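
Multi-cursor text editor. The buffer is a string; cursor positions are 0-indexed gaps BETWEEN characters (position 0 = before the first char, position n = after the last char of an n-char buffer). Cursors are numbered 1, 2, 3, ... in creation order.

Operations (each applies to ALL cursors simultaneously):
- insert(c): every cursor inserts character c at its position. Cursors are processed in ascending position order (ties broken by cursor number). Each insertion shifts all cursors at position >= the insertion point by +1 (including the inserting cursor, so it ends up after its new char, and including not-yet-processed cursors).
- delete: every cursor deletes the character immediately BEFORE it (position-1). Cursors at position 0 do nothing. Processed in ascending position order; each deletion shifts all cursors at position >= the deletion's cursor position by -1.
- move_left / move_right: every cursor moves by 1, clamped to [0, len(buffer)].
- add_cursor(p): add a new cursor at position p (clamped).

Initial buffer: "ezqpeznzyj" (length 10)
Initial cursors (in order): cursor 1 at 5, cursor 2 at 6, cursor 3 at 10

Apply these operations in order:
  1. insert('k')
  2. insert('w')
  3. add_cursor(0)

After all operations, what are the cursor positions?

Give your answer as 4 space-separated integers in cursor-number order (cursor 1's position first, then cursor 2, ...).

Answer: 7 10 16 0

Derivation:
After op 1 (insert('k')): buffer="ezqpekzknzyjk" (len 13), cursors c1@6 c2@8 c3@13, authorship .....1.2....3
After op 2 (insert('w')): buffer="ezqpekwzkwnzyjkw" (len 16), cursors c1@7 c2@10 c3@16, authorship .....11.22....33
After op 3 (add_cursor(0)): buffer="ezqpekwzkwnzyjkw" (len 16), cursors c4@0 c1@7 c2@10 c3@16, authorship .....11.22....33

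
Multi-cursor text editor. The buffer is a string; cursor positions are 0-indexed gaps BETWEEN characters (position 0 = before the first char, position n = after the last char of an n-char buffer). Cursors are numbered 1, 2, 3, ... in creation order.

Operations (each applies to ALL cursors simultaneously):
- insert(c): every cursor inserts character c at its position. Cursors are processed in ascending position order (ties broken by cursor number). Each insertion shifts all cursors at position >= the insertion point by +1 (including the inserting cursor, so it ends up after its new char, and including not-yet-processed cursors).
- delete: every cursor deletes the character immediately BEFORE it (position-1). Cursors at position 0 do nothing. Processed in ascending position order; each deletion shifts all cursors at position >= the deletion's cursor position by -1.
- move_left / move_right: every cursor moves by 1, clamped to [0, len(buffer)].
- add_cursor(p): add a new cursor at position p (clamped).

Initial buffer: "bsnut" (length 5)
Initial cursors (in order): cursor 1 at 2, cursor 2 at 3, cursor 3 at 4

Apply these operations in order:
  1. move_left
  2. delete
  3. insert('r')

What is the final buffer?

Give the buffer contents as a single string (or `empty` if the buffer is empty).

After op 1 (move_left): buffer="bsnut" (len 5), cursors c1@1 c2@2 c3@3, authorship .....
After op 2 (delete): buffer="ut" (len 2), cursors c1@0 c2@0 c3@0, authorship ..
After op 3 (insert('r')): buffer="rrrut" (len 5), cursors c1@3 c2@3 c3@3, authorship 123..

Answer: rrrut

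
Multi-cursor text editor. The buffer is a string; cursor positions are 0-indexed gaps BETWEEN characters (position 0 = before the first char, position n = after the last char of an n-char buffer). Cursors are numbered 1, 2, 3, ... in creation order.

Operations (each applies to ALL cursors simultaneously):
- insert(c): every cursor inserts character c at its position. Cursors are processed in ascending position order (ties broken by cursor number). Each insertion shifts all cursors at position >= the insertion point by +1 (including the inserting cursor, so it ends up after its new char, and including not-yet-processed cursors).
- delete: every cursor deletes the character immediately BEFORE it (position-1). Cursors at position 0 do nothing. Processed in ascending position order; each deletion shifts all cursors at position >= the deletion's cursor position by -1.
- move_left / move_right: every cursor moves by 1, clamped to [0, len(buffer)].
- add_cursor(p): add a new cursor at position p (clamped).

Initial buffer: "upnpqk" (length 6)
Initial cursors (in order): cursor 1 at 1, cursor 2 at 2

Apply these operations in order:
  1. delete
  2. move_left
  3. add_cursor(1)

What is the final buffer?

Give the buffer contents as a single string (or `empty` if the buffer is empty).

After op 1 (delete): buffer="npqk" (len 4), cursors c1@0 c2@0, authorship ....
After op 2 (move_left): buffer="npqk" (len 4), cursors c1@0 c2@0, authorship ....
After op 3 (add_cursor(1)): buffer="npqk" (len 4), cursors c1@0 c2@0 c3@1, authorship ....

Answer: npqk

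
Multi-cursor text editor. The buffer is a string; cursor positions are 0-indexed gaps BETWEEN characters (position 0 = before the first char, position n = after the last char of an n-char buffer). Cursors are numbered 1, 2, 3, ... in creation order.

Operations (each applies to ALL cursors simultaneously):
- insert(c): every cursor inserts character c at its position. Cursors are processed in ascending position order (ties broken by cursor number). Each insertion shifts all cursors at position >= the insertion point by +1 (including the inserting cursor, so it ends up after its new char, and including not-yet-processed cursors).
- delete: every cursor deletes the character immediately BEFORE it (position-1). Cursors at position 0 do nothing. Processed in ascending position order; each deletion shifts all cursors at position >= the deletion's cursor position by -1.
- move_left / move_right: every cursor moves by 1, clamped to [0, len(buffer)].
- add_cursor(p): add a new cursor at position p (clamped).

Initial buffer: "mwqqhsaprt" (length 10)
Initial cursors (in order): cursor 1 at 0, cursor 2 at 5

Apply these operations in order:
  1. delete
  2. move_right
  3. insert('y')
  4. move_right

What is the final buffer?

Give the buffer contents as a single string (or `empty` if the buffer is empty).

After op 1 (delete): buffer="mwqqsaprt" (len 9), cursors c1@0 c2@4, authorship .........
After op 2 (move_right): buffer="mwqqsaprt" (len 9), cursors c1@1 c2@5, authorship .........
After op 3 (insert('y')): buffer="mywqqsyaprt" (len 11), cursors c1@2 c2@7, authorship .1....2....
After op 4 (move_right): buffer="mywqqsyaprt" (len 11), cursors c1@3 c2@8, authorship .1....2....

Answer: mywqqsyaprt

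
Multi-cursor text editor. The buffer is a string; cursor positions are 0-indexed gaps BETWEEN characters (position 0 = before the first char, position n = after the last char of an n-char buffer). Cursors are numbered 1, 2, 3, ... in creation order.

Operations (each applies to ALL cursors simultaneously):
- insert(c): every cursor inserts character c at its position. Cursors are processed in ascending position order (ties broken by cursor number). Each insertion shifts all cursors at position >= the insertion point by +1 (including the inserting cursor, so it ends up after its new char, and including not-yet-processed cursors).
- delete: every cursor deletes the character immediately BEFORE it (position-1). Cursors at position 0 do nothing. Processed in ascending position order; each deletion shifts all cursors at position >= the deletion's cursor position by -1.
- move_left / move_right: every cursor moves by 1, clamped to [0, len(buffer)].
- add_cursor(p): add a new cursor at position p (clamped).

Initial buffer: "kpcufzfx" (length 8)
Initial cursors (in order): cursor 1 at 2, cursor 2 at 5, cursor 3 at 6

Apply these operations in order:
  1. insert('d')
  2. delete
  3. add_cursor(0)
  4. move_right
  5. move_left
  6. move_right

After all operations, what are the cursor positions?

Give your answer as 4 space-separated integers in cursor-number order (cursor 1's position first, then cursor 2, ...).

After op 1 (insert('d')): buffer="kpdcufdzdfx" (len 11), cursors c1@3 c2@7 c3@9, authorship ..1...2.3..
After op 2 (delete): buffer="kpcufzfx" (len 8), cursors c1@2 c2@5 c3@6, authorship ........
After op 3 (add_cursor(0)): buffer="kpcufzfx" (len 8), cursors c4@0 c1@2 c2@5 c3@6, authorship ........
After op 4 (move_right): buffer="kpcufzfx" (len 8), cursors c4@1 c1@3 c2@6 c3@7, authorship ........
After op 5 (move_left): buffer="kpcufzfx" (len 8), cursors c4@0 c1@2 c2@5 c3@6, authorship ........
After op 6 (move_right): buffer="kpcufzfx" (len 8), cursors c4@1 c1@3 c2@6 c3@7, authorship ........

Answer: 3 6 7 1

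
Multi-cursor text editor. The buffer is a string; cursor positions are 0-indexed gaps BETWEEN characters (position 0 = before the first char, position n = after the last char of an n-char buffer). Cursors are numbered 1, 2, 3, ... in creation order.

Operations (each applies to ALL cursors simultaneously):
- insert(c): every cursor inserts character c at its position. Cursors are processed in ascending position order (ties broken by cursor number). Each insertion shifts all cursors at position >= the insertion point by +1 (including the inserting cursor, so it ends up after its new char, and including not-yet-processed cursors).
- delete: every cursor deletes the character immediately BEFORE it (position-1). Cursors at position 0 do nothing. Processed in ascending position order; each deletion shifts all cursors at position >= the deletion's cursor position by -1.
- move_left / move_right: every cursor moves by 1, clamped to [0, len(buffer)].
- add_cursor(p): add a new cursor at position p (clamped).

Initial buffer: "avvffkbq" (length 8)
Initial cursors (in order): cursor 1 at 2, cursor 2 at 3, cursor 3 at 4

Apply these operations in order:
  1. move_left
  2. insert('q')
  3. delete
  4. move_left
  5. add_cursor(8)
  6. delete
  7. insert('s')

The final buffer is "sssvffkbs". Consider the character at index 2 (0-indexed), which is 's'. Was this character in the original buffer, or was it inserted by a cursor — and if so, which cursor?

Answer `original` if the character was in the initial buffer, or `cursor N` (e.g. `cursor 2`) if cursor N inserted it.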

───

> [Required action] Show all lines from the listing above in which "length" appears.

> [Exercise response]
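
Initial buffer: "ezqpeznzyj" (length 10)
Initial buffer: "bsnut" (length 5)
Initial buffer: "upnpqk" (length 6)
Initial buffer: "mwqqhsaprt" (length 10)
Initial buffer: "kpcufzfx" (length 8)
Initial buffer: "avvffkbq" (length 8)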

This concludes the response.